Requirement:
Read the records and write them out again exactly.

___

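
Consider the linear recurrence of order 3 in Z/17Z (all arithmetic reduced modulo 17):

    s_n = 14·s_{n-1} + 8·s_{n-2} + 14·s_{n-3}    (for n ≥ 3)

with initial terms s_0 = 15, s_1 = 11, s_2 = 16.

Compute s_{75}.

10

s_3 = 14·16 + 8·11 + 14·15 = 12
s_4 = 14·12 + 8·16 + 14·11 = 8
s_5 = 14·8 + 8·12 + 14·16 = 7
s_6 = 14·7 + 8·8 + 14·12 = 7
s_7 = 14·7 + 8·7 + 14·8 = 11
s_8 = 14·11 + 8·7 + 14·7 = 2
s_9 = 14·2 + 8·11 + 14·7 = 10
s_10 = 14·10 + 8·2 + 14·11 = 4
s_11 = 14·4 + 8·10 + 14·2 = 11
s_12 = 14·11 + 8·4 + 14·10 = 3
s_13 = 14·3 + 8·11 + 14·4 = 16
s_14 = 14·16 + 8·3 + 14·11 = 11
s_15 = 14·11 + 8·16 + 14·3 = 1
s_16 = 14·1 + 8·11 + 14·16 = 3
s_17 = 14·3 + 8·1 + 14·11 = 0
s_18 = 14·0 + 8·3 + 14·1 = 4
s_19 = 14·4 + 8·0 + 14·3 = 13
s_20 = 14·13 + 8·4 + 14·0 = 10
s_21 = 14·10 + 8·13 + 14·4 = 11
s_22 = 14·11 + 8·10 + 14·13 = 8
s_23 = 14·8 + 8·11 + 14·10 = 0
s_24 = 14·0 + 8·8 + 14·11 = 14
s_25 = 14·14 + 8·0 + 14·8 = 2
s_26 = 14·2 + 8·14 + 14·0 = 4
s_27 = 14·4 + 8·2 + 14·14 = 13
s_28 = 14·13 + 8·4 + 14·2 = 4
s_29 = 14·4 + 8·13 + 14·4 = 12
s_30 = 14·12 + 8·4 + 14·13 = 8
s_31 = 14·8 + 8·12 + 14·4 = 9
s_32 = 14·9 + 8·8 + 14·12 = 1
s_33 = 14·1 + 8·9 + 14·8 = 11
s_34 = 14·11 + 8·1 + 14·9 = 16
s_35 = 14·16 + 8·11 + 14·1 = 3
s_36 = 14·3 + 8·16 + 14·11 = 1
s_37 = 14·1 + 8·3 + 14·16 = 7
s_38 = 14·7 + 8·1 + 14·3 = 12
s_39 = 14·12 + 8·7 + 14·1 = 0
s_40 = 14·0 + 8·12 + 14·7 = 7
s_41 = 14·7 + 8·0 + 14·12 = 11
s_42 = 14·11 + 8·7 + 14·0 = 6
s_43 = 14·6 + 8·11 + 14·7 = 15
s_44 = 14·15 + 8·6 + 14·11 = 4
s_45 = 14·4 + 8·15 + 14·6 = 5
s_46 = 14·5 + 8·4 + 14·15 = 6
s_47 = 14·6 + 8·5 + 14·4 = 10
s_48 = 14·10 + 8·6 + 14·5 = 3
s_49 = 14·3 + 8·10 + 14·6 = 2
s_50 = 14·2 + 8·3 + 14·10 = 5
s_51 = 14·5 + 8·2 + 14·3 = 9
s_52 = 14·9 + 8·5 + 14·2 = 7
s_53 = 14·7 + 8·9 + 14·5 = 2
s_54 = 14·2 + 8·7 + 14·9 = 6
s_55 = 14·6 + 8·2 + 14·7 = 11
s_56 = 14·11 + 8·6 + 14·2 = 9
s_57 = 14·9 + 8·11 + 14·6 = 9
s_58 = 14·9 + 8·9 + 14·11 = 12
s_59 = 14·12 + 8·9 + 14·9 = 9
s_60 = 14·9 + 8·12 + 14·9 = 8
s_61 = 14·8 + 8·9 + 14·12 = 12
s_62 = 14·12 + 8·8 + 14·9 = 1
s_63 = 14·1 + 8·12 + 14·8 = 1
s_64 = 14·1 + 8·1 + 14·12 = 3
s_65 = 14·3 + 8·1 + 14·1 = 13
s_66 = 14·13 + 8·3 + 14·1 = 16
s_67 = 14·16 + 8·13 + 14·3 = 13
s_68 = 14·13 + 8·16 + 14·13 = 16
s_69 = 14·16 + 8·13 + 14·16 = 8
s_70 = 14·8 + 8·16 + 14·13 = 14
s_71 = 14·14 + 8·8 + 14·16 = 8
s_72 = 14·8 + 8·14 + 14·8 = 13
s_73 = 14·13 + 8·8 + 14·14 = 0
s_74 = 14·0 + 8·13 + 14·8 = 12
s_75 = 14·12 + 8·0 + 14·13 = 10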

___

Final answer:
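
Consider the linear recurrence of order 3 in Z/17Z (all arithmetic reduced modulo 17):

    s_n = 14·s_{n-1} + 8·s_{n-2} + 14·s_{n-3}    (for n ≥ 3)

with initial terms s_0 = 15, s_1 = 11, s_2 = 16.

Compute s_{75}.

10

s_3 = 14·16 + 8·11 + 14·15 = 12
s_4 = 14·12 + 8·16 + 14·11 = 8
s_5 = 14·8 + 8·12 + 14·16 = 7
s_6 = 14·7 + 8·8 + 14·12 = 7
s_7 = 14·7 + 8·7 + 14·8 = 11
s_8 = 14·11 + 8·7 + 14·7 = 2
s_9 = 14·2 + 8·11 + 14·7 = 10
s_10 = 14·10 + 8·2 + 14·11 = 4
s_11 = 14·4 + 8·10 + 14·2 = 11
s_12 = 14·11 + 8·4 + 14·10 = 3
s_13 = 14·3 + 8·11 + 14·4 = 16
s_14 = 14·16 + 8·3 + 14·11 = 11
s_15 = 14·11 + 8·16 + 14·3 = 1
s_16 = 14·1 + 8·11 + 14·16 = 3
s_17 = 14·3 + 8·1 + 14·11 = 0
s_18 = 14·0 + 8·3 + 14·1 = 4
s_19 = 14·4 + 8·0 + 14·3 = 13
s_20 = 14·13 + 8·4 + 14·0 = 10
s_21 = 14·10 + 8·13 + 14·4 = 11
s_22 = 14·11 + 8·10 + 14·13 = 8
s_23 = 14·8 + 8·11 + 14·10 = 0
s_24 = 14·0 + 8·8 + 14·11 = 14
s_25 = 14·14 + 8·0 + 14·8 = 2
s_26 = 14·2 + 8·14 + 14·0 = 4
s_27 = 14·4 + 8·2 + 14·14 = 13
s_28 = 14·13 + 8·4 + 14·2 = 4
s_29 = 14·4 + 8·13 + 14·4 = 12
s_30 = 14·12 + 8·4 + 14·13 = 8
s_31 = 14·8 + 8·12 + 14·4 = 9
s_32 = 14·9 + 8·8 + 14·12 = 1
s_33 = 14·1 + 8·9 + 14·8 = 11
s_34 = 14·11 + 8·1 + 14·9 = 16
s_35 = 14·16 + 8·11 + 14·1 = 3
s_36 = 14·3 + 8·16 + 14·11 = 1
s_37 = 14·1 + 8·3 + 14·16 = 7
s_38 = 14·7 + 8·1 + 14·3 = 12
s_39 = 14·12 + 8·7 + 14·1 = 0
s_40 = 14·0 + 8·12 + 14·7 = 7
s_41 = 14·7 + 8·0 + 14·12 = 11
s_42 = 14·11 + 8·7 + 14·0 = 6
s_43 = 14·6 + 8·11 + 14·7 = 15
s_44 = 14·15 + 8·6 + 14·11 = 4
s_45 = 14·4 + 8·15 + 14·6 = 5
s_46 = 14·5 + 8·4 + 14·15 = 6
s_47 = 14·6 + 8·5 + 14·4 = 10
s_48 = 14·10 + 8·6 + 14·5 = 3
s_49 = 14·3 + 8·10 + 14·6 = 2
s_50 = 14·2 + 8·3 + 14·10 = 5
s_51 = 14·5 + 8·2 + 14·3 = 9
s_52 = 14·9 + 8·5 + 14·2 = 7
s_53 = 14·7 + 8·9 + 14·5 = 2
s_54 = 14·2 + 8·7 + 14·9 = 6
s_55 = 14·6 + 8·2 + 14·7 = 11
s_56 = 14·11 + 8·6 + 14·2 = 9
s_57 = 14·9 + 8·11 + 14·6 = 9
s_58 = 14·9 + 8·9 + 14·11 = 12
s_59 = 14·12 + 8·9 + 14·9 = 9
s_60 = 14·9 + 8·12 + 14·9 = 8
s_61 = 14·8 + 8·9 + 14·12 = 12
s_62 = 14·12 + 8·8 + 14·9 = 1
s_63 = 14·1 + 8·12 + 14·8 = 1
s_64 = 14·1 + 8·1 + 14·12 = 3
s_65 = 14·3 + 8·1 + 14·1 = 13
s_66 = 14·13 + 8·3 + 14·1 = 16
s_67 = 14·16 + 8·13 + 14·3 = 13
s_68 = 14·13 + 8·16 + 14·13 = 16
s_69 = 14·16 + 8·13 + 14·16 = 8
s_70 = 14·8 + 8·16 + 14·13 = 14
s_71 = 14·14 + 8·8 + 14·16 = 8
s_72 = 14·8 + 8·14 + 14·8 = 13
s_73 = 14·13 + 8·8 + 14·14 = 0
s_74 = 14·0 + 8·13 + 14·8 = 12
s_75 = 14·12 + 8·0 + 14·13 = 10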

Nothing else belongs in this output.